## [Instructions for the task]
Print, exactly as they appear, only the lines from the line that contains "Compute the work" through the end of the listing.

## [Record extracts]
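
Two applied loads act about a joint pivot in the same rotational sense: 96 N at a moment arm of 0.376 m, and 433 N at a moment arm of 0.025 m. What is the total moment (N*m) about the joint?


M = F1 * d1 + F2 * d2
M = 96 * 0.376 + 433 * 0.025
M = 36.0960 + 10.8250
M = 46.9210


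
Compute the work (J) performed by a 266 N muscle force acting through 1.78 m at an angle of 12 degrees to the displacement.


W = F * d * cos(theta)
theta = 12 deg = 0.2094 rad
cos(theta) = 0.9781
W = 266 * 1.78 * 0.9781
W = 463.1333


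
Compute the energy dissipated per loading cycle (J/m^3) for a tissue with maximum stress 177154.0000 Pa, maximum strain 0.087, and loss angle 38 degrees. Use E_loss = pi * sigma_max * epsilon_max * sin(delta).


E_loss = pi * sigma_max * epsilon_max * sin(delta)
delta = 38 deg = 0.6632 rad
sin(delta) = 0.6157
E_loss = pi * 177154.0000 * 0.087 * 0.6157
E_loss = 29810.0062


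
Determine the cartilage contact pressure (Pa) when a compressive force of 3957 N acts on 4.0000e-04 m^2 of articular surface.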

## [Answer area]
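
Compute the work (J) performed by a 266 N muscle force acting through 1.78 m at an angle of 12 degrees to the displacement.


W = F * d * cos(theta)
theta = 12 deg = 0.2094 rad
cos(theta) = 0.9781
W = 266 * 1.78 * 0.9781
W = 463.1333


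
Compute the energy dissipated per loading cycle (J/m^3) for a tissue with maximum stress 177154.0000 Pa, maximum strain 0.087, and loss angle 38 degrees. Use E_loss = pi * sigma_max * epsilon_max * sin(delta).


E_loss = pi * sigma_max * epsilon_max * sin(delta)
delta = 38 deg = 0.6632 rad
sin(delta) = 0.6157
E_loss = pi * 177154.0000 * 0.087 * 0.6157
E_loss = 29810.0062


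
Determine the cartilage contact pressure (Pa) when a compressive force of 3957 N acts on 4.0000e-04 m^2 of articular surface.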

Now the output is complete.